╭─ RECORDS SUPPLIED

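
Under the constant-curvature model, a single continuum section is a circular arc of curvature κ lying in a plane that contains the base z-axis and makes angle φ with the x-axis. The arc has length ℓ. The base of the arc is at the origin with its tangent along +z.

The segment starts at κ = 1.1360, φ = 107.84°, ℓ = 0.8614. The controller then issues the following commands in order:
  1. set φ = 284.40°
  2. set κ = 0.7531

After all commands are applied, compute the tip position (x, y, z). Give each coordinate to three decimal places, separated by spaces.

initial: κ=1.1360, φ=107.84°, ℓ=0.8614
cmd 1: set φ=284.40° → (κ,φ,ℓ)=(1.1360,284.40°,0.8614) → tip=(0.0967,-0.3767,0.7304)
cmd 2: set κ=0.7531 → (κ,φ,ℓ)=(0.7531,284.40°,0.8614) → tip=(0.0671,-0.2613,0.8022)

0.067 -0.261 0.802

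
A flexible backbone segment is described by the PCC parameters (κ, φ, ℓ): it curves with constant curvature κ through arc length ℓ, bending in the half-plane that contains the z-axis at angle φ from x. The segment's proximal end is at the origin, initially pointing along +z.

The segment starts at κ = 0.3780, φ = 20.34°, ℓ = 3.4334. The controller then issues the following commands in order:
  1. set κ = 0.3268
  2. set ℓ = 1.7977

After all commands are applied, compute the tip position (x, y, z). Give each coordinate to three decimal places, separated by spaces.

initial: κ=0.3780, φ=20.34°, ℓ=3.4334
cmd 1: set κ=0.3268 → (κ,φ,ℓ)=(0.3268,20.34°,3.4334) → tip=(1.6244,0.6022,2.7570)
cmd 2: set ℓ=1.7977 → (κ,φ,ℓ)=(0.3268,20.34°,1.7977) → tip=(0.4811,0.1783,1.6961)

0.481 0.178 1.696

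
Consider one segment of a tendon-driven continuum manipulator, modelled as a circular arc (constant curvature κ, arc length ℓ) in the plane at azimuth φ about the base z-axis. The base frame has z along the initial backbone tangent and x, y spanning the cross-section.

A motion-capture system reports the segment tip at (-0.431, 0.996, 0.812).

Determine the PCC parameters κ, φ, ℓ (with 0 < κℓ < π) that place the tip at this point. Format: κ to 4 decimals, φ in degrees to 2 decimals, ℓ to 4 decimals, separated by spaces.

ρ = √(x²+y²) = √(-0.431² + 0.996²) = 1.08525
φ = atan2(y, x) mod 360° = atan2(0.996, -0.431) = 113.3996°
|p|² = ρ² + z² = 1.08525² + 0.812² = 1.83712
κ = 2ρ / |p|² = 2×1.08525 / 1.83712 = 1.18147
θ = 2·atan2(ρ, z) = 2·atan2(1.08525, 0.812) = 1.85688 rad
ℓ = θ/κ = 1.85688/1.18147 = 1.57167

1.1815 113.40 1.5717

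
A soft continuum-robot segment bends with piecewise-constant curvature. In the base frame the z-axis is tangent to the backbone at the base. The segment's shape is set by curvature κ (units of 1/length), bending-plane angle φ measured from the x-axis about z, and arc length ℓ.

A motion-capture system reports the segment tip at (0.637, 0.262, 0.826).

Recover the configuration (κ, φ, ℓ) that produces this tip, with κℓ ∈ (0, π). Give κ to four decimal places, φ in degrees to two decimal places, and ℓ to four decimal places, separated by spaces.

1.1909 22.36 1.1672

ρ = √(x²+y²) = √(0.637² + 0.262²) = 0.68878
φ = atan2(y, x) mod 360° = atan2(0.262, 0.637) = 22.3575°
|p|² = ρ² + z² = 0.68878² + 0.826² = 1.15669
κ = 2ρ / |p|² = 2×0.68878 / 1.15669 = 1.19094
θ = 2·atan2(ρ, z) = 2·atan2(0.68878, 0.826) = 1.39011 rad
ℓ = θ/κ = 1.39011/1.19094 = 1.16723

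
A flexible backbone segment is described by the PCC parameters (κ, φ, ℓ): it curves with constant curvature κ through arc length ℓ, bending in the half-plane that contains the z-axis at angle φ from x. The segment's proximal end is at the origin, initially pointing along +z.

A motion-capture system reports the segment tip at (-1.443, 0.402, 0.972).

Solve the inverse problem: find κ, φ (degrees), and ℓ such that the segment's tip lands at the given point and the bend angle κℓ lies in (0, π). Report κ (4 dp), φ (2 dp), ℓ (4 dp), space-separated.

0.9396 164.43 2.1185

ρ = √(x²+y²) = √(-1.443² + 0.402²) = 1.49795
φ = atan2(y, x) mod 360° = atan2(0.402, -1.443) = 164.4329°
|p|² = ρ² + z² = 1.49795² + 0.972² = 3.18864
κ = 2ρ / |p|² = 2×1.49795 / 3.18864 = 0.93955
θ = 2·atan2(ρ, z) = 2·atan2(1.49795, 0.972) = 1.99041 rad
ℓ = θ/κ = 1.99041/0.93955 = 2.11846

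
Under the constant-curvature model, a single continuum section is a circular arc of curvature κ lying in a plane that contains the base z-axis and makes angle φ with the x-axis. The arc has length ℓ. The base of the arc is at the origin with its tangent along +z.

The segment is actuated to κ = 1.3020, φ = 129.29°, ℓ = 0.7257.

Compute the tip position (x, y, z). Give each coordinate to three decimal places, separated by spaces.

-0.201 0.246 0.622

θ = κ·ℓ = 1.3020 × 0.7257 = 0.94486 rad
ρ = (1 − cos θ)/κ = (1 − 0.58586)/1.3020 = 0.31808
z = sin θ / κ = 0.81042/1.3020 = 0.62244
x = ρ cos φ = 0.31808 × cos(129.29°) = -0.20143
y = ρ sin φ = 0.31808 × sin(129.29°) = 0.24618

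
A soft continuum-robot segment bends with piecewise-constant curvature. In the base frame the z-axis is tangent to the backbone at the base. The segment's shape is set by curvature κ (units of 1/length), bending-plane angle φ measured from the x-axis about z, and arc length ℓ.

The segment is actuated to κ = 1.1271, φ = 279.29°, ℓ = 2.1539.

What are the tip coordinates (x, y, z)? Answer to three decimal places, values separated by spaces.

0.251 -1.537 0.581

θ = κ·ℓ = 1.1271 × 2.1539 = 2.42766 rad
ρ = (1 − cos θ)/κ = (1 − -0.75579)/1.1271 = 1.55780
z = sin θ / κ = 0.65481/1.1271 = 0.58097
x = ρ cos φ = 1.55780 × cos(279.29°) = 0.25148
y = ρ sin φ = 1.55780 × sin(279.29°) = -1.53736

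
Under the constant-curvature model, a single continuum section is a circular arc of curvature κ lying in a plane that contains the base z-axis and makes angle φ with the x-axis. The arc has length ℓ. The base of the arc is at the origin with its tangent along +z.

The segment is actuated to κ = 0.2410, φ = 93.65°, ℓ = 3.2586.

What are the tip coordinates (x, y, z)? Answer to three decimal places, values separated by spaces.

θ = κ·ℓ = 0.2410 × 3.2586 = 0.78532 rad
ρ = (1 − cos θ)/κ = (1 − 0.70716)/0.2410 = 1.21510
z = sin θ / κ = 0.70705/0.2410 = 2.93383
x = ρ cos φ = 1.21510 × cos(93.65°) = -0.07736
y = ρ sin φ = 1.21510 × sin(93.65°) = 1.21264

-0.077 1.213 2.934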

╰─

WHAT YOU NEED TO DO
Each line above from the one with "The segment is actuated to κ = 1.1271, φ" up to and including the one with "The segment is actuated to κ = 0.2410, φ" must be set down exactly, and no line outside that span may appear.

EXERCISE SOLUTION
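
The segment is actuated to κ = 1.1271, φ = 279.29°, ℓ = 2.1539.

What are the tip coordinates (x, y, z)? Answer to three decimal places, values separated by spaces.

0.251 -1.537 0.581

θ = κ·ℓ = 1.1271 × 2.1539 = 2.42766 rad
ρ = (1 − cos θ)/κ = (1 − -0.75579)/1.1271 = 1.55780
z = sin θ / κ = 0.65481/1.1271 = 0.58097
x = ρ cos φ = 1.55780 × cos(279.29°) = 0.25148
y = ρ sin φ = 1.55780 × sin(279.29°) = -1.53736

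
Under the constant-curvature model, a single continuum section is a circular arc of curvature κ lying in a plane that contains the base z-axis and makes angle φ with the x-axis. The arc has length ℓ. The base of the arc is at the origin with its tangent along +z.

The segment is actuated to κ = 0.2410, φ = 93.65°, ℓ = 3.2586.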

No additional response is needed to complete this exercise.